* **Exercise instructions**
Every record listed below should be copied exactly.

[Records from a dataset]
- - -

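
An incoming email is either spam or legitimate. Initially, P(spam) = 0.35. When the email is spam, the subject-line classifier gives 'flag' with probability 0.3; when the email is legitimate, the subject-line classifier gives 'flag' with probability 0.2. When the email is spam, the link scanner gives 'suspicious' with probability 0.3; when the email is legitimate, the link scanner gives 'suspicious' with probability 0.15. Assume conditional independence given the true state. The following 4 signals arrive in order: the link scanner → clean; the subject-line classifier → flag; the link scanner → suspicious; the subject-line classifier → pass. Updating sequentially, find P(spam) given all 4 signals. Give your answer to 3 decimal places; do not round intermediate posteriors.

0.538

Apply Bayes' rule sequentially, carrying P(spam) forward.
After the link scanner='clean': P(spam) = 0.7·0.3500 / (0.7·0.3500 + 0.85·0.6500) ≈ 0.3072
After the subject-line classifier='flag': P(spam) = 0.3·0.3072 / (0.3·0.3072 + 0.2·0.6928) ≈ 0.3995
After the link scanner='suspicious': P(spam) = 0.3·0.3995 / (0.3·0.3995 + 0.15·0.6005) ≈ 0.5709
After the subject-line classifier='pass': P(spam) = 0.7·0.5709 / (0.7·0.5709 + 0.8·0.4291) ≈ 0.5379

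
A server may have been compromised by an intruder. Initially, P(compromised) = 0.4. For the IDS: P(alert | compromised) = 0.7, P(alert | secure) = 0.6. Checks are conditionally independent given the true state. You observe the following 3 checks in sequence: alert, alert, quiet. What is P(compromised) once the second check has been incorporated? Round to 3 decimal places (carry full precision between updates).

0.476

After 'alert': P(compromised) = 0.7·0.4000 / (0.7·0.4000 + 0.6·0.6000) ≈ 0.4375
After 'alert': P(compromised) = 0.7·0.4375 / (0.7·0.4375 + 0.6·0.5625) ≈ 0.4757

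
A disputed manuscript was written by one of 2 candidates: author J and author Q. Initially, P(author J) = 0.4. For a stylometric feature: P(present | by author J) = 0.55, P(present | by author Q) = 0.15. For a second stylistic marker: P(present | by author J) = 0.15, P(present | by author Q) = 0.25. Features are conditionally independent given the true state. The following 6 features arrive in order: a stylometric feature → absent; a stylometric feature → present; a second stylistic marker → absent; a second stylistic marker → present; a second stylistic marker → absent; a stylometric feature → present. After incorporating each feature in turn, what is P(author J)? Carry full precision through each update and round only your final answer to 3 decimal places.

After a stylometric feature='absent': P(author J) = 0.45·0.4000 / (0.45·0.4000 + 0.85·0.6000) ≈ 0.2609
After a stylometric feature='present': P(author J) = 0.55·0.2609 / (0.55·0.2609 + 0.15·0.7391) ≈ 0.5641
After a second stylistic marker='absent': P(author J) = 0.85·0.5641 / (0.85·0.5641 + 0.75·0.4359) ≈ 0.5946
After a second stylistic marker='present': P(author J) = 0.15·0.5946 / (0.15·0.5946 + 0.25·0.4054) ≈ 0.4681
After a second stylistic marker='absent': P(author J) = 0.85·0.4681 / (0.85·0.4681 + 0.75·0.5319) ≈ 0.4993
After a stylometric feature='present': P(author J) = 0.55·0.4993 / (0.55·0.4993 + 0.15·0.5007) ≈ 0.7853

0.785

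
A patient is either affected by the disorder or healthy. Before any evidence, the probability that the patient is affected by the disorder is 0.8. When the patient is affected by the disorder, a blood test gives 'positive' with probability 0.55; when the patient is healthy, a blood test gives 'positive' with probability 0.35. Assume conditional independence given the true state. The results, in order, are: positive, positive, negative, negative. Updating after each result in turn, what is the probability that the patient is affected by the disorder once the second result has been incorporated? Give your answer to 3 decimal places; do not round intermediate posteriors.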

- - -

* **Answer below**
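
An incoming email is either spam or legitimate. Initially, P(spam) = 0.35. When the email is spam, the subject-line classifier gives 'flag' with probability 0.3; when the email is legitimate, the subject-line classifier gives 'flag' with probability 0.2. When the email is spam, the link scanner gives 'suspicious' with probability 0.3; when the email is legitimate, the link scanner gives 'suspicious' with probability 0.15. Assume conditional independence given the true state. The following 4 signals arrive in order: the link scanner → clean; the subject-line classifier → flag; the link scanner → suspicious; the subject-line classifier → pass. Updating sequentially, find P(spam) given all 4 signals. Give your answer to 3 decimal places; do not round intermediate posteriors.

0.538

Apply Bayes' rule sequentially, carrying P(spam) forward.
After the link scanner='clean': P(spam) = 0.7·0.3500 / (0.7·0.3500 + 0.85·0.6500) ≈ 0.3072
After the subject-line classifier='flag': P(spam) = 0.3·0.3072 / (0.3·0.3072 + 0.2·0.6928) ≈ 0.3995
After the link scanner='suspicious': P(spam) = 0.3·0.3995 / (0.3·0.3995 + 0.15·0.6005) ≈ 0.5709
After the subject-line classifier='pass': P(spam) = 0.7·0.5709 / (0.7·0.5709 + 0.8·0.4291) ≈ 0.5379

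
A server may have been compromised by an intruder. Initially, P(compromised) = 0.4. For the IDS: P(alert | compromised) = 0.7, P(alert | secure) = 0.6. Checks are conditionally independent given the true state. You observe the following 3 checks in sequence: alert, alert, quiet. What is P(compromised) once the second check has been incorporated? Round to 3 decimal places (carry full precision between updates).

0.476

After 'alert': P(compromised) = 0.7·0.4000 / (0.7·0.4000 + 0.6·0.6000) ≈ 0.4375
After 'alert': P(compromised) = 0.7·0.4375 / (0.7·0.4375 + 0.6·0.5625) ≈ 0.4757

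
A disputed manuscript was written by one of 2 candidates: author J and author Q. Initially, P(author J) = 0.4. For a stylometric feature: P(present | by author J) = 0.55, P(present | by author Q) = 0.15. For a second stylistic marker: P(present | by author J) = 0.15, P(present | by author Q) = 0.25. Features are conditionally independent given the true state. The following 6 features arrive in order: a stylometric feature → absent; a stylometric feature → present; a second stylistic marker → absent; a second stylistic marker → present; a second stylistic marker → absent; a stylometric feature → present. After incorporating each feature in turn, what is P(author J)? Carry full precision through each update and round only your final answer to 3 decimal places.

After a stylometric feature='absent': P(author J) = 0.45·0.4000 / (0.45·0.4000 + 0.85·0.6000) ≈ 0.2609
After a stylometric feature='present': P(author J) = 0.55·0.2609 / (0.55·0.2609 + 0.15·0.7391) ≈ 0.5641
After a second stylistic marker='absent': P(author J) = 0.85·0.5641 / (0.85·0.5641 + 0.75·0.4359) ≈ 0.5946
After a second stylistic marker='present': P(author J) = 0.15·0.5946 / (0.15·0.5946 + 0.25·0.4054) ≈ 0.4681
After a second stylistic marker='absent': P(author J) = 0.85·0.4681 / (0.85·0.4681 + 0.75·0.5319) ≈ 0.4993
After a stylometric feature='present': P(author J) = 0.55·0.4993 / (0.55·0.4993 + 0.15·0.5007) ≈ 0.7853

0.785

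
A patient is either affected by the disorder or healthy. Before any evidence, the probability that the patient is affected by the disorder is 0.8. When the patient is affected by the disorder, a blood test gives 'positive' with probability 0.55; when the patient is healthy, a blood test gives 'positive' with probability 0.35. Assume conditional independence given the true state. The results, in order, are: positive, positive, negative, negative. Updating after each result in turn, what is the probability that the patient is affected by the disorder once the second result has been incorporated? Give your answer to 3 decimal places; do not round intermediate posteriors.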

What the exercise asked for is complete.